*** Opening AVAILABLE DATA ***

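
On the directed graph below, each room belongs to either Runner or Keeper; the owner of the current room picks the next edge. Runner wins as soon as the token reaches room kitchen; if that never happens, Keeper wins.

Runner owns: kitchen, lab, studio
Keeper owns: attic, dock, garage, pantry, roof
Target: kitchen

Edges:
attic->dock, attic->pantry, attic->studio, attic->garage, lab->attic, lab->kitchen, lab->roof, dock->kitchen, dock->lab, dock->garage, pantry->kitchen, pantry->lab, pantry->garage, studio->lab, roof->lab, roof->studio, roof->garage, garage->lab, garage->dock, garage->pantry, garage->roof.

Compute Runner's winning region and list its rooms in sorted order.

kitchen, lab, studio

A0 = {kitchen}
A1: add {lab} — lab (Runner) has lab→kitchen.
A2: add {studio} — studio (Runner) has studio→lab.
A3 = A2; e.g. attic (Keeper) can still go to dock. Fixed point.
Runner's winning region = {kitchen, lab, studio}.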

*** Closing AVAILABLE DATA ***
*** Opening AVAILABLE DATA ***

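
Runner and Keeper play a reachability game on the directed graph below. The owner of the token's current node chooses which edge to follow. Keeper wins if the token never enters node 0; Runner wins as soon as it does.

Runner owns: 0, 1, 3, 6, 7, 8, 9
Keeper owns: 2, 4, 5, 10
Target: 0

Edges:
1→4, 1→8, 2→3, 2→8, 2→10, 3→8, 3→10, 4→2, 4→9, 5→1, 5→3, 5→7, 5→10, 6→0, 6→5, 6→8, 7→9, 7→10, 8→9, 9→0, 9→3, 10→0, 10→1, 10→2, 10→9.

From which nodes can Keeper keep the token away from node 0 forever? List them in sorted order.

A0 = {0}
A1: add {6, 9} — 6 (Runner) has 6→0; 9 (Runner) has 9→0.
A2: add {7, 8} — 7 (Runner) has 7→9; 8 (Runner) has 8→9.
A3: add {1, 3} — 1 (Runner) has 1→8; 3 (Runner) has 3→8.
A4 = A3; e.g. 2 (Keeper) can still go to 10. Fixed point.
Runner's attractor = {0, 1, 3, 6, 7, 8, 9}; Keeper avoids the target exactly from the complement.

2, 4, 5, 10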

*** Closing AVAILABLE DATA ***

# [YOUR ASSIGNMENT]
Report all lines in the listing above that contain the word "garage".

# [ANSWER SECTION]
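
Keeper owns: attic, dock, garage, pantry, roof
attic->dock, attic->pantry, attic->studio, attic->garage, lab->attic, lab->kitchen, lab->roof, dock->kitchen, dock->lab, dock->garage, pantry->kitchen, pantry->lab, pantry->garage, studio->lab, roof->lab, roof->studio, roof->garage, garage->lab, garage->dock, garage->pantry, garage->roof.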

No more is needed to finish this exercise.